> Task brief: Once you have checked each line below for the word "Gather", give the number of lines that have it and nothing further.

> Input for this task:

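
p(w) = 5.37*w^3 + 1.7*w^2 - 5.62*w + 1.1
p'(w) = 16.11*w^2 + 3.4*w - 5.62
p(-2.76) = -83.34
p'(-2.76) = 107.72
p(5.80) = 1073.44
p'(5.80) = 556.04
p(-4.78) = -519.68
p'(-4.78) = 346.22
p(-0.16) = 2.02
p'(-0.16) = -5.75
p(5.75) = 1045.88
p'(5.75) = 546.57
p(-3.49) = -186.85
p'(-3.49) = 178.74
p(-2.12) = -30.51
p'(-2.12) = 59.58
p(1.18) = 5.66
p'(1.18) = 20.82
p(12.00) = 9457.82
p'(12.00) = 2355.02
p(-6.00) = -1063.90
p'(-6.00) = 553.94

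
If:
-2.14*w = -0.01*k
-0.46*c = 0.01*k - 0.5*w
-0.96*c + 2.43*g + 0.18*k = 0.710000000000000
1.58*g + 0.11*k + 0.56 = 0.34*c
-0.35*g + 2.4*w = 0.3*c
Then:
No Solution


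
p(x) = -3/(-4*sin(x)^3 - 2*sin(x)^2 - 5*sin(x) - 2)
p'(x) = -3*(12*sin(x)^2*cos(x) + 4*sin(x)*cos(x) + 5*cos(x))/(-4*sin(x)^3 - 2*sin(x)^2 - 5*sin(x) - 2)^2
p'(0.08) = -2.77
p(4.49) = -0.64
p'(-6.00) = -1.53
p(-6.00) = 0.82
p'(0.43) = -1.07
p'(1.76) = 0.07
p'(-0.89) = -2.64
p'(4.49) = 0.38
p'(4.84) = -0.20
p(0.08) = 1.24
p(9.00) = 0.64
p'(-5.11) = -0.17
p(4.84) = -0.61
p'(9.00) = 1.08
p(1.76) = 0.24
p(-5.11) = 0.26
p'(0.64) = -0.65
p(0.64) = 0.46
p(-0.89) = -1.17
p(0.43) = 0.64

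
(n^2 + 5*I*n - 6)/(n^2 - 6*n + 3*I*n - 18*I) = (n + 2*I)/(n - 6)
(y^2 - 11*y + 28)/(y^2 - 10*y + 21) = (y - 4)/(y - 3)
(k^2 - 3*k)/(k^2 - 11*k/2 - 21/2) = 2*k*(3 - k)/(-2*k^2 + 11*k + 21)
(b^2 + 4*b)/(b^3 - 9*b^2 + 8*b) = (b + 4)/(b^2 - 9*b + 8)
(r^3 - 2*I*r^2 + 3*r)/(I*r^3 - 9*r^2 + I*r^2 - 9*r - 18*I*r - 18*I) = r*(-I*r^2 - 2*r - 3*I)/(r^3 + r^2*(1 + 9*I) + 9*r*(-2 + I) - 18)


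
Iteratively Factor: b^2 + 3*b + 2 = (b + 2)*(b + 1)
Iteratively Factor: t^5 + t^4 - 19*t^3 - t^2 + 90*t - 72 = (t - 3)*(t^4 + 4*t^3 - 7*t^2 - 22*t + 24) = (t - 3)*(t + 4)*(t^3 - 7*t + 6) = (t - 3)*(t - 2)*(t + 4)*(t^2 + 2*t - 3) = (t - 3)*(t - 2)*(t + 3)*(t + 4)*(t - 1)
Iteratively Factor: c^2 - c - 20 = (c - 5)*(c + 4)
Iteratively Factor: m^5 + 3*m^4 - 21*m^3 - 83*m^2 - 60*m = (m + 4)*(m^4 - m^3 - 17*m^2 - 15*m) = (m - 5)*(m + 4)*(m^3 + 4*m^2 + 3*m) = (m - 5)*(m + 1)*(m + 4)*(m^2 + 3*m) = m*(m - 5)*(m + 1)*(m + 4)*(m + 3)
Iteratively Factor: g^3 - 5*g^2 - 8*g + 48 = (g - 4)*(g^2 - g - 12) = (g - 4)^2*(g + 3)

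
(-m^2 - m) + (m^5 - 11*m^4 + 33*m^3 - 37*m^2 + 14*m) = m^5 - 11*m^4 + 33*m^3 - 38*m^2 + 13*m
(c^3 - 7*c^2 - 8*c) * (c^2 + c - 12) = c^5 - 6*c^4 - 27*c^3 + 76*c^2 + 96*c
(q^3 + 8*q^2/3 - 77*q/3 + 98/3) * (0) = 0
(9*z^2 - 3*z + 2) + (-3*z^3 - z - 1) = -3*z^3 + 9*z^2 - 4*z + 1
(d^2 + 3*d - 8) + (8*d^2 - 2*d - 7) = 9*d^2 + d - 15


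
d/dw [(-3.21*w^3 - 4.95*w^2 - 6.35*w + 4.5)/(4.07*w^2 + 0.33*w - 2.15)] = (-13.0647*w^4 - 2.1186*w^3 + 44.9155*w^2 - 15.345*w + 12.1675)/(16.5649*w^4 + 2.6862*w^3 - 17.3921*w^2 - 1.419*w + 4.6225)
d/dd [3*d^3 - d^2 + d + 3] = 9*d^2 - 2*d + 1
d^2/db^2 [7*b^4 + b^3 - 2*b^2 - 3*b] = 84*b^2 + 6*b - 4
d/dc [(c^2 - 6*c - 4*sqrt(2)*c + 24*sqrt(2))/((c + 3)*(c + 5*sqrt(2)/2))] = (18*c^2 + 13*sqrt(2)*c^2 - 66*sqrt(2)*c - 360 - 234*sqrt(2))/(2*c^4 + 12*c^3 + 10*sqrt(2)*c^3 + 43*c^2 + 60*sqrt(2)*c^2 + 90*sqrt(2)*c + 150*c + 225)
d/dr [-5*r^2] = -10*r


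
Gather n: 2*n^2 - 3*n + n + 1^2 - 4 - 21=2*n^2 - 2*n - 24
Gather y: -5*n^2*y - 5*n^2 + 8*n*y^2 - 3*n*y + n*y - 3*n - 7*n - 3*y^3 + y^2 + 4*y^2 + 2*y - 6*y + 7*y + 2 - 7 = -5*n^2 - 10*n - 3*y^3 + y^2*(8*n + 5) + y*(-5*n^2 - 2*n + 3) - 5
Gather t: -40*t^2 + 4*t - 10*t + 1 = -40*t^2 - 6*t + 1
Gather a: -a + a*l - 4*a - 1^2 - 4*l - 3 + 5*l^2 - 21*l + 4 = a*(l - 5) + 5*l^2 - 25*l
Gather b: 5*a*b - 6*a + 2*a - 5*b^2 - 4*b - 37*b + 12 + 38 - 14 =-4*a - 5*b^2 + b*(5*a - 41) + 36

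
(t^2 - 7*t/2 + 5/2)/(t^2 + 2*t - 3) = (t - 5/2)/(t + 3)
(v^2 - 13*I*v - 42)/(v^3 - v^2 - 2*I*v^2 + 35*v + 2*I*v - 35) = (v - 6*I)/(v^2 + v*(-1 + 5*I) - 5*I)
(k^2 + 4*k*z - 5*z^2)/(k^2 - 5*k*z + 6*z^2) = (k^2 + 4*k*z - 5*z^2)/(k^2 - 5*k*z + 6*z^2)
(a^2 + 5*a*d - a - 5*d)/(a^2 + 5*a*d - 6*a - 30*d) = (a - 1)/(a - 6)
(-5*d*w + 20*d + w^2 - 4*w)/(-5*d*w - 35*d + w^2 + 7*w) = (w - 4)/(w + 7)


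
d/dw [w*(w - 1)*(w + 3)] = 3*w^2 + 4*w - 3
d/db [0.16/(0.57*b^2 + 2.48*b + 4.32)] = (-0.1824*b - 0.3968)/(0.57*b^2 + 2.48*b + 4.32)^2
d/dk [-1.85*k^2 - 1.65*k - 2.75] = -3.7*k - 1.65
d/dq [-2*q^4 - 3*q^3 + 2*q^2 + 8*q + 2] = -8*q^3 - 9*q^2 + 4*q + 8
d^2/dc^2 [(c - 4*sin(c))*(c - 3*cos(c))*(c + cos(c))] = 4*c^2*sin(c) + 2*c^2*cos(c) + 8*c*sin(c) - 16*c*sin(2*c) - 16*c*cos(c) + 6*c*cos(2*c) + 6*c - 11*sin(c) + 6*sin(2*c) - 27*sin(3*c) - 4*cos(c) + 16*cos(2*c)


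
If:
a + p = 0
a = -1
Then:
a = -1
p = 1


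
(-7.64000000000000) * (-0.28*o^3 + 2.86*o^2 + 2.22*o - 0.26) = 2.1392*o^3 - 21.8504*o^2 - 16.9608*o + 1.9864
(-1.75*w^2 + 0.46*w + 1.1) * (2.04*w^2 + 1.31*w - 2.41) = -3.57*w^4 - 1.3541*w^3 + 7.0641*w^2 + 0.3324*w - 2.651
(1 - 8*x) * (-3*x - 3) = 24*x^2 + 21*x - 3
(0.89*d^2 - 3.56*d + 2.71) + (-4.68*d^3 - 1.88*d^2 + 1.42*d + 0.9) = -4.68*d^3 - 0.99*d^2 - 2.14*d + 3.61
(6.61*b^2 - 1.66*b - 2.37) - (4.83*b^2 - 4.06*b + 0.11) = 1.78*b^2 + 2.4*b - 2.48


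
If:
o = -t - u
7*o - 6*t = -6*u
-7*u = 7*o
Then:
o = 0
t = 0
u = 0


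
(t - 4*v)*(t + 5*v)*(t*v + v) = t^3*v + t^2*v^2 + t^2*v - 20*t*v^3 + t*v^2 - 20*v^3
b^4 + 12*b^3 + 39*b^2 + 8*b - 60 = (b - 1)*(b + 2)*(b + 5)*(b + 6)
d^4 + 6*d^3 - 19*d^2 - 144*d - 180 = (d - 5)*(d + 2)*(d + 3)*(d + 6)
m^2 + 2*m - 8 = (m - 2)*(m + 4)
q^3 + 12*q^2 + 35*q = q*(q + 5)*(q + 7)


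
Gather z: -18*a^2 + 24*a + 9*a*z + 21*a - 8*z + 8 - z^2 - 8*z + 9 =-18*a^2 + 45*a - z^2 + z*(9*a - 16) + 17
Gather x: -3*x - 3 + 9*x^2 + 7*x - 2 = 9*x^2 + 4*x - 5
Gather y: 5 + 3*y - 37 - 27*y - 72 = -24*y - 104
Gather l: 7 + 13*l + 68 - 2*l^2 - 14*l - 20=-2*l^2 - l + 55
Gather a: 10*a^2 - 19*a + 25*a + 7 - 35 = 10*a^2 + 6*a - 28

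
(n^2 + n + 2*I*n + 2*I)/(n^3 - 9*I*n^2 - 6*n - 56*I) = (n + 1)/(n^2 - 11*I*n - 28)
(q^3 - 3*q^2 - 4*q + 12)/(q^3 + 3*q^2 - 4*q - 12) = (q - 3)/(q + 3)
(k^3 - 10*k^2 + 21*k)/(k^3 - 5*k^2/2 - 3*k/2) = 2*(k - 7)/(2*k + 1)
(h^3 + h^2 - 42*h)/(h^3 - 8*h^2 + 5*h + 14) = h*(h^2 + h - 42)/(h^3 - 8*h^2 + 5*h + 14)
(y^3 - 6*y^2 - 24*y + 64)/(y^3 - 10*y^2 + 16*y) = (y + 4)/y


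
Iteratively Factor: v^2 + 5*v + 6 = (v + 3)*(v + 2)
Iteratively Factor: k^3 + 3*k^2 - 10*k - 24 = (k + 2)*(k^2 + k - 12) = (k + 2)*(k + 4)*(k - 3)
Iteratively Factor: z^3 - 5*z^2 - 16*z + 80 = (z + 4)*(z^2 - 9*z + 20) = (z - 4)*(z + 4)*(z - 5)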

> Finished task: 10